### Exercise objective
The records should be written out in full, with nothing altered.

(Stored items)
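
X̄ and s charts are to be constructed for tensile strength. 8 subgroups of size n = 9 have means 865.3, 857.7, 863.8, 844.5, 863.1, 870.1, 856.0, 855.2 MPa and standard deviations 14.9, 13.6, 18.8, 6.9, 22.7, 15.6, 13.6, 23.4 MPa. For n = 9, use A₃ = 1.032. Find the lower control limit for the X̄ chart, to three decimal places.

X̄̄ = (865.3 + 857.7 + 863.8 + 844.5 + 863.1 + 870.1 + 856.0 + 855.2) / 8 = 859.4625
s̄ = (14.9 + 13.6 + 18.8 + 6.9 + 22.7 + 15.6 + 13.6 + 23.4) / 8 = 16.1875
LCL = X̄̄ − A₃·s̄ = 859.4625 − 1.032 × 16.1875 = 842.7570

842.757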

### Response below
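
X̄ and s charts are to be constructed for tensile strength. 8 subgroups of size n = 9 have means 865.3, 857.7, 863.8, 844.5, 863.1, 870.1, 856.0, 855.2 MPa and standard deviations 14.9, 13.6, 18.8, 6.9, 22.7, 15.6, 13.6, 23.4 MPa. For n = 9, use A₃ = 1.032. Find the lower control limit for the X̄ chart, to three decimal places.

X̄̄ = (865.3 + 857.7 + 863.8 + 844.5 + 863.1 + 870.1 + 856.0 + 855.2) / 8 = 859.4625
s̄ = (14.9 + 13.6 + 18.8 + 6.9 + 22.7 + 15.6 + 13.6 + 23.4) / 8 = 16.1875
LCL = X̄̄ − A₃·s̄ = 859.4625 − 1.032 × 16.1875 = 842.7570

842.757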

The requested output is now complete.